*** Entries shown Section Begins ***
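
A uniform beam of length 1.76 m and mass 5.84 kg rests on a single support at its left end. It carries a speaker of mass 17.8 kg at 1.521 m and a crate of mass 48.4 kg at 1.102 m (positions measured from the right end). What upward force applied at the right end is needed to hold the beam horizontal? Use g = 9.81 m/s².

Choose the left end as the axis so the unknown pivot reaction has zero arm there.
Beam weight: 5.84 × 9.81 = 57.29 N down at 0.88 m → arm 0.88 m, τ = 57.29 × 0.88 = 50.42 N·m clockwise.
Speaker: 17.8 × 9.81 = 174.6 N down at 1.521 m → arm 0.239 m, τ = 174.6 × 0.239 = 41.73 N·m clockwise.
Crate: 48.4 × 9.81 = 474.8 N down at 1.102 m → arm 0.658 m, τ = 474.8 × 0.658 = 312.4 N·m clockwise.
Net moment of the loads = 404.5 N·m clockwise.
The upward force F acts at the right end, arm 1.76 m, giving F × 1.76 counterclockwise.
Balancing moments: F × 1.76 = 404.5, giving F = 404.5 / 1.76 = 230 N.

F ≈ 230 N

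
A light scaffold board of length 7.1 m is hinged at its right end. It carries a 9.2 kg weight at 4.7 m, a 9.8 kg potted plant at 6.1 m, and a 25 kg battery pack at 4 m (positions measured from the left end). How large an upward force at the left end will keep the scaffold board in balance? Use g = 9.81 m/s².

Sum moments about the right end (the unknown pivot reaction has zero arm there).
Weight: 9.2 × 9.81 = 90.25 N down at 4.7 m → arm 2.4 m, τ = 90.25 × 2.4 = 216.6 N·m counterclockwise.
Potted plant: 9.8 × 9.81 = 96.14 N down at 6.1 m → arm 1 m, τ = 96.14 × 1 = 96.14 N·m counterclockwise.
Battery pack: 25 × 9.81 = 245.2 N down at 4 m → arm 3.1 m, τ = 245.2 × 3.1 = 760.1 N·m counterclockwise.
Net moment of the loads = 1073 N·m counterclockwise.
The upward force F acts at the left end, arm 7.1 m, giving F × 7.1 clockwise.
For rotational equilibrium, F × 7.1 = 1073, so F = 1073 / 7.1 = 151 N.

F ≈ 151 N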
*** Entries shown Section Ends ***
Exercise objective
Transcription of the entire listing, word for word, is required.

Solution to this task
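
A uniform beam of length 1.76 m and mass 5.84 kg rests on a single support at its left end. It carries a speaker of mass 17.8 kg at 1.521 m and a crate of mass 48.4 kg at 1.102 m (positions measured from the right end). What upward force applied at the right end is needed to hold the beam horizontal? Use g = 9.81 m/s².

Choose the left end as the axis so the unknown pivot reaction has zero arm there.
Beam weight: 5.84 × 9.81 = 57.29 N down at 0.88 m → arm 0.88 m, τ = 57.29 × 0.88 = 50.42 N·m clockwise.
Speaker: 17.8 × 9.81 = 174.6 N down at 1.521 m → arm 0.239 m, τ = 174.6 × 0.239 = 41.73 N·m clockwise.
Crate: 48.4 × 9.81 = 474.8 N down at 1.102 m → arm 0.658 m, τ = 474.8 × 0.658 = 312.4 N·m clockwise.
Net moment of the loads = 404.5 N·m clockwise.
The upward force F acts at the right end, arm 1.76 m, giving F × 1.76 counterclockwise.
Balancing moments: F × 1.76 = 404.5, giving F = 404.5 / 1.76 = 230 N.

F ≈ 230 N

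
A light scaffold board of length 7.1 m is hinged at its right end. It carries a 9.2 kg weight at 4.7 m, a 9.8 kg potted plant at 6.1 m, and a 25 kg battery pack at 4 m (positions measured from the left end). How large an upward force at the left end will keep the scaffold board in balance? Use g = 9.81 m/s².

Sum moments about the right end (the unknown pivot reaction has zero arm there).
Weight: 9.2 × 9.81 = 90.25 N down at 4.7 m → arm 2.4 m, τ = 90.25 × 2.4 = 216.6 N·m counterclockwise.
Potted plant: 9.8 × 9.81 = 96.14 N down at 6.1 m → arm 1 m, τ = 96.14 × 1 = 96.14 N·m counterclockwise.
Battery pack: 25 × 9.81 = 245.2 N down at 4 m → arm 3.1 m, τ = 245.2 × 3.1 = 760.1 N·m counterclockwise.
Net moment of the loads = 1073 N·m counterclockwise.
The upward force F acts at the left end, arm 7.1 m, giving F × 7.1 clockwise.
For rotational equilibrium, F × 7.1 = 1073, so F = 1073 / 7.1 = 151 N.

F ≈ 151 N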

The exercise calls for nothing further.